[What the task requires]:
Only the lines from the one with "Find the fundamental" through the end of the data are wanted, copied exactly.
-- Extracted records follows --
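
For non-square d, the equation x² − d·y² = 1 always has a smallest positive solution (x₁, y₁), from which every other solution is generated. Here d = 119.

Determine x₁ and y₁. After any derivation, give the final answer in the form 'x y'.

d=119: √d = [10; 1,9,1,20] (ℓ=4, even), read p_3/q_3
i=0: a=10 ⇒ p=10, q=1
i=1: a=1 ⇒ p=11, q=1
i=2: a=9 ⇒ p=109, q=10
i=3: a=1 ⇒ p=120, q=11
(x₁, y₁) = (120, 11);  120² − 119·11² = 1 ✓

120 11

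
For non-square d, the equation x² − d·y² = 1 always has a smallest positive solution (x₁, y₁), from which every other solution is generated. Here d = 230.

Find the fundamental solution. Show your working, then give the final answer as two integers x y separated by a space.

91 6

[15; 6,30] for √230; ℓ=2 ⇒ convergent index 1
a_0=15:  p_0=15·1+0=15,  q_0=15·0+1=1
a_1=6:  p_1=6·15+1=91,  q_1=6·1+0=6
(x₁, y₁) = (91, 6);  91² − 230·6² = 1 ✓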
-- Extracted records concluded --
[Expected output]:
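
Find the fundamental solution. Show your working, then give the final answer as two integers x y separated by a space.

91 6

[15; 6,30] for √230; ℓ=2 ⇒ convergent index 1
a_0=15:  p_0=15·1+0=15,  q_0=15·0+1=1
a_1=6:  p_1=6·15+1=91,  q_1=6·1+0=6
(x₁, y₁) = (91, 6);  91² − 230·6² = 1 ✓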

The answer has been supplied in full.